WORK REQUEST
Those lines of the data that hold the word "path" are to be copied out.

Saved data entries
· · · · ·

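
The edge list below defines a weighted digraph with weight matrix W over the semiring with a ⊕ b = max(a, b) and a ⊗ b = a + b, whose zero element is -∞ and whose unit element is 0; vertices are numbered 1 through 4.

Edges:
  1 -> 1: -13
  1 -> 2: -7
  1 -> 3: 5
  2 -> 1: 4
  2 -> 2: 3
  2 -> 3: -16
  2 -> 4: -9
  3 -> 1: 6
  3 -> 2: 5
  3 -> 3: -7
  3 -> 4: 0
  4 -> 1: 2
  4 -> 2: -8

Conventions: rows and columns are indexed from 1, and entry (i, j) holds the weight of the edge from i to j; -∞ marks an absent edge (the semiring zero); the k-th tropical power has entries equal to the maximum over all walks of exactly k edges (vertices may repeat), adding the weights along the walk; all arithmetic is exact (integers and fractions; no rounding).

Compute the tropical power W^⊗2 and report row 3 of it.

W^⊗2:
  [11, 10, -2, 5]
  [7, 6, 9, -6]
  [9, 8, 11, -4]
  [-4, -5, 7, -17]
Answer: row 3 of W^⊗2 = [9, 8, 11, -4]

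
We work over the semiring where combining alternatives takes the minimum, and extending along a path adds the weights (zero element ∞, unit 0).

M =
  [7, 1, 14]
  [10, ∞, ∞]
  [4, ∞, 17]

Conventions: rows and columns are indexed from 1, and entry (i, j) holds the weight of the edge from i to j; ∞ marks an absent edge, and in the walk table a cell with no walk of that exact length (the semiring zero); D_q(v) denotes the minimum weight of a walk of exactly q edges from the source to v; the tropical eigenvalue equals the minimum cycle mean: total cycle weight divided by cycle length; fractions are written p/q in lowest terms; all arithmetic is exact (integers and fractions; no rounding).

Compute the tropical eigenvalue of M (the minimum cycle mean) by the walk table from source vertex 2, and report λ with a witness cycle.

q=0: [∞, 0, ∞]
q=1: [10, ∞, ∞]
q=2: [17, 11, 24]
q=3: [21, 18, 31]
Optimal cycle mean attained by: cycle 1->2->1, total 1 + 10, length 2.
Answer: λ = 11/2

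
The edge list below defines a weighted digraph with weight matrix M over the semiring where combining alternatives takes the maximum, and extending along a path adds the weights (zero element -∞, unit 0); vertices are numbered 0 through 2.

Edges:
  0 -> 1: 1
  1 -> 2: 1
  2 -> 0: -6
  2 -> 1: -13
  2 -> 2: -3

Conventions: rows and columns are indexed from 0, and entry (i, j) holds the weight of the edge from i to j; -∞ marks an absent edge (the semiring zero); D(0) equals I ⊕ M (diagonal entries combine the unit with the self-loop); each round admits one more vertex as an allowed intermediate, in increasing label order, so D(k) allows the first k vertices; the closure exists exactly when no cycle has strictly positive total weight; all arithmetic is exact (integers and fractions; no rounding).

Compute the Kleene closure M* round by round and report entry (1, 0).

D(0):
  [0, 1, -∞]
  [-∞, 0, 1]
  [-6, -13, 0]
D(1):
  [0, 1, -∞]
  [-∞, 0, 1]
  [-6, -5, 0]
D(2):
  [0, 1, 2]
  [-∞, 0, 1]
  [-6, -5, 0]
D(3):
  [0, 1, 2]
  [-5, 0, 1]
  [-6, -5, 0]
Answer: M*[1][0] = -5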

· · · · ·

EXPECTED ANSWER
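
We work over the semiring where combining alternatives takes the minimum, and extending along a path adds the weights (zero element ∞, unit 0).
The edge list below defines a weighted digraph with weight matrix M over the semiring where combining alternatives takes the maximum, and extending along a path adds the weights (zero element -∞, unit 0); vertices are numbered 0 through 2.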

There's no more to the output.